Problem to work on:
Please copy every line from the records below that contains the string "following".

Given information:

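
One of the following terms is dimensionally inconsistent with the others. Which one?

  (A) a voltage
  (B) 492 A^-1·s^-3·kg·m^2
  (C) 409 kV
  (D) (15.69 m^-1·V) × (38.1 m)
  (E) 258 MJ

In SI base units:
  (A) [voltage] = kg·m²·s⁻³·A⁻¹
  (B) kg·m²·s⁻³·A⁻¹
  (C) V = J·C⁻¹ = kg·m²·s⁻³·A⁻¹
  (D) [kg·m·s⁻³·A⁻¹] · [m] = kg·m²·s⁻³·A⁻¹
  (E) J = N·m = kg·m²·s⁻²
All reduce to kg·m²·s⁻³·A⁻¹ except (E), which is kg·m²·s⁻².

(E)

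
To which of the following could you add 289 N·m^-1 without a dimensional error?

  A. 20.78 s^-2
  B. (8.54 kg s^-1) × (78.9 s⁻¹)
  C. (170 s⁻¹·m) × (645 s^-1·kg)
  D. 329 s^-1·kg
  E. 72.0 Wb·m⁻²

B.

Reference: N·m⁻¹ = kg·m·s⁻²·m⁻¹ = kg·s⁻².
Each option:
  A. s⁻²
  B. [kg·s⁻¹] · [s⁻¹] = kg·s⁻²  ← same
  C. [m·s⁻¹] · [kg·s⁻¹] = kg·m·s⁻²
  D. kg·s⁻¹
  E. Wb·m⁻² = V·s·m⁻² = kg·s⁻²·A⁻¹
Only B. matches kg·s⁻².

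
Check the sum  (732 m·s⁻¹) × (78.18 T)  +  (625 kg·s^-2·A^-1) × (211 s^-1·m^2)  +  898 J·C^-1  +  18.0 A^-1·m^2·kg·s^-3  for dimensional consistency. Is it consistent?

Expand each in SI base units:
  (732 m·s⁻¹) × (78.18 T):  [m·s⁻¹] · [kg·s⁻²·A⁻¹] = kg·m·s⁻³·A⁻¹
  (625 kg·s^-2·A^-1) × (211 s^-1·m^2):  [kg·s⁻²·A⁻¹] · [m²·s⁻¹] = kg·m²·s⁻³·A⁻¹
  898 J·C^-1:  J·C⁻¹ = N·m·(s·A)⁻¹ = kg·m²·s⁻³·A⁻¹
  18.0 A^-1·m^2·kg·s^-3:  kg·m²·s⁻³·A⁻¹
The terms do not share a single dimension (kg·m²·s⁻³·A⁻¹ vs kg·m·s⁻³·A⁻¹).

No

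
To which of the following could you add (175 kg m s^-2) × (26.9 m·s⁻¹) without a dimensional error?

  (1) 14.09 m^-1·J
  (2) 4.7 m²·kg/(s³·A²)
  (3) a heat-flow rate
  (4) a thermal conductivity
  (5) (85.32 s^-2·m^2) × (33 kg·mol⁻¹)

Reference: [kg·m·s⁻²] · [m·s⁻¹] = kg·m²·s⁻³.
Each option:
  (1) J·m⁻¹ = N·m·m⁻¹ = kg·m·s⁻²
  (2) kg·m²·s⁻³·A⁻²
  (3) [heat-flow rate] = kg·m²·s⁻³  ← same
  (4) [thermal conductivity] = kg·m·s⁻³·K⁻¹
  (5) [m²·s⁻²] · [kg·mol⁻¹] = kg·m²·s⁻²·mol⁻¹
Only (3) matches kg·m²·s⁻³.

(3)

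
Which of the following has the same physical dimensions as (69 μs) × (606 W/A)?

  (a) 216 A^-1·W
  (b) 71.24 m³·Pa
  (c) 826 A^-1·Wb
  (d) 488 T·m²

Reference: [s] · [kg·m²·s⁻³·A⁻¹] = kg·m²·s⁻²·A⁻¹.
Each option:
  (a) W·A⁻¹ = J·s⁻¹·A⁻¹ = kg·m²·s⁻³·A⁻¹
  (b) Pa·m³ = N·m⁻²·m³ = kg·m²·s⁻²
  (c) Wb·A⁻¹ = V·s·A⁻¹ = kg·m²·s⁻²·A⁻²
  (d) T·m² = Wb·m⁻²·m² = kg·m²·s⁻²·A⁻¹  ← same
Only (d) matches kg·m²·s⁻²·A⁻¹.

(d)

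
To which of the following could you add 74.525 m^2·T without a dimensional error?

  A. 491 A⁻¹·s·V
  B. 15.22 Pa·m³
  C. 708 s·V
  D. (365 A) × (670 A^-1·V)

Reference: T·m² = Wb·m⁻²·m² = kg·m²·s⁻²·A⁻¹.
Each option:
  A. V·s·A⁻¹ = J·C⁻¹·s·A⁻¹ = kg·m²·s⁻²·A⁻²
  B. Pa·m³ = N·m⁻²·m³ = kg·m²·s⁻²
  C. V·s = J·C⁻¹·s = kg·m²·s⁻²·A⁻¹  ← same
  D. [A] · [kg·m²·s⁻³·A⁻²] = kg·m²·s⁻³·A⁻¹
Only C. matches kg·m²·s⁻²·A⁻¹.

C.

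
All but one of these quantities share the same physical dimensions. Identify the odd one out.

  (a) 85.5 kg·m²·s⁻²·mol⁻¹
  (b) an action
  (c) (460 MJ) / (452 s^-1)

(a)

In SI base units:
  (a) kg·m²·s⁻²·mol⁻¹
  (b) [action] = kg·m²·s⁻¹
  (c) [kg·m²·s⁻²] / [s⁻¹] = kg·m²·s⁻¹
All reduce to kg·m²·s⁻¹ except (a), which is kg·m²·s⁻²·mol⁻¹.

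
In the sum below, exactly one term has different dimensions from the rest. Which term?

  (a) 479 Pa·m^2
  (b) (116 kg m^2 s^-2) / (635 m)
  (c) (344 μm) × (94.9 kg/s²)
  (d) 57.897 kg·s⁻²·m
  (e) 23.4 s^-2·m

(e)

In SI base units:
  (a) Pa·m² = N·m⁻²·m² = kg·m·s⁻²
  (b) [kg·m²·s⁻²] / [m] = kg·m·s⁻²
  (c) [m] · [kg·s⁻²] = kg·m·s⁻²
  (d) kg·m·s⁻²
  (e) m·s⁻²
All reduce to kg·m·s⁻² except (e), which is m·s⁻².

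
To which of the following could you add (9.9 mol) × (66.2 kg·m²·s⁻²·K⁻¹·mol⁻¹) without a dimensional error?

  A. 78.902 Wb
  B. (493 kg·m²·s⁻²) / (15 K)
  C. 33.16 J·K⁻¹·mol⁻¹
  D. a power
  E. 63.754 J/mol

Reference: [mol] · [kg·m²·s⁻²·K⁻¹·mol⁻¹] = kg·m²·s⁻²·K⁻¹.
Each option:
  A. Wb = V·s = kg·m²·s⁻²·A⁻¹
  B. [kg·m²·s⁻²] / [K] = kg·m²·s⁻²·K⁻¹  ← same
  C. J·mol⁻¹·K⁻¹ = N·m·mol⁻¹·K⁻¹ = kg·m²·s⁻²·K⁻¹·mol⁻¹
  D. [power] = kg·m²·s⁻³
  E. J·mol⁻¹ = N·m·mol⁻¹ = kg·m²·s⁻²·mol⁻¹
Only B. matches kg·m²·s⁻²·K⁻¹.

B.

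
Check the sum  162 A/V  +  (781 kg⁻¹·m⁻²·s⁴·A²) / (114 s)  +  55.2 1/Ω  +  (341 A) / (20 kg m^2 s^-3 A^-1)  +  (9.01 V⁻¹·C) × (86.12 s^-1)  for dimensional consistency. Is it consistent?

Yes

In SI base units:
  162 A/V:  A·V⁻¹ = A·(J·C⁻¹)⁻¹ = kg⁻¹·m⁻²·s³·A²
  (781 kg⁻¹·m⁻²·s⁴·A²) / (114 s):  [kg⁻¹·m⁻²·s⁴·A²] / [s] = kg⁻¹·m⁻²·s³·A²
  55.2 1/Ω:  Ω⁻¹ = (V·A⁻¹)⁻¹ = kg⁻¹·m⁻²·s³·A²
  (341 A) / (20 kg m^2 s^-3 A^-1):  [A] / [kg·m²·s⁻³·A⁻¹] = kg⁻¹·m⁻²·s³·A²
  (9.01 V⁻¹·C) × (86.12 s^-1):  [kg⁻¹·m⁻²·s⁴·A²] · [s⁻¹] = kg⁻¹·m⁻²·s³·A²
Every term reduces to kg⁻¹·m⁻²·s³·A².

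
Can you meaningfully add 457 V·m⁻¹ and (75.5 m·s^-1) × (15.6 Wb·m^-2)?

Work out the base dimensions of each:
  457 V·m⁻¹:  V·m⁻¹ = J·C⁻¹·m⁻¹ = kg·m·s⁻³·A⁻¹
  (75.5 m·s^-1) × (15.6 Wb·m^-2):  [m·s⁻¹] · [kg·s⁻²·A⁻¹] = kg·m·s⁻³·A⁻¹
Both are kg·m·s⁻³·A⁻¹, so they have the same dimensions and can be added.

Yes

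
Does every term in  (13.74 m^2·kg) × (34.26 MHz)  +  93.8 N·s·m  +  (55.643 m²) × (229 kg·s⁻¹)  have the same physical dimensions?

Yes

Reduce each to base SI dimensions:
  (13.74 m^2·kg) × (34.26 MHz):  [kg·m²] · [s⁻¹] = kg·m²·s⁻¹
  93.8 N·s·m:  N·m·s = kg·m·s⁻²·m·s = kg·m²·s⁻¹
  (55.643 m²) × (229 kg·s⁻¹):  [m²] · [kg·s⁻¹] = kg·m²·s⁻¹
Every term reduces to kg·m²·s⁻¹.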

Completed task:
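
One of the following terms is dimensionally inconsistent with the others. Which one?
To which of the following could you add 289 N·m^-1 without a dimensional error?
To which of the following could you add (175 kg m s^-2) × (26.9 m·s⁻¹) without a dimensional error?
Which of the following has the same physical dimensions as (69 μs) × (606 W/A)?
To which of the following could you add 74.525 m^2·T without a dimensional error?
To which of the following could you add (9.9 mol) × (66.2 kg·m²·s⁻²·K⁻¹·mol⁻¹) without a dimensional error?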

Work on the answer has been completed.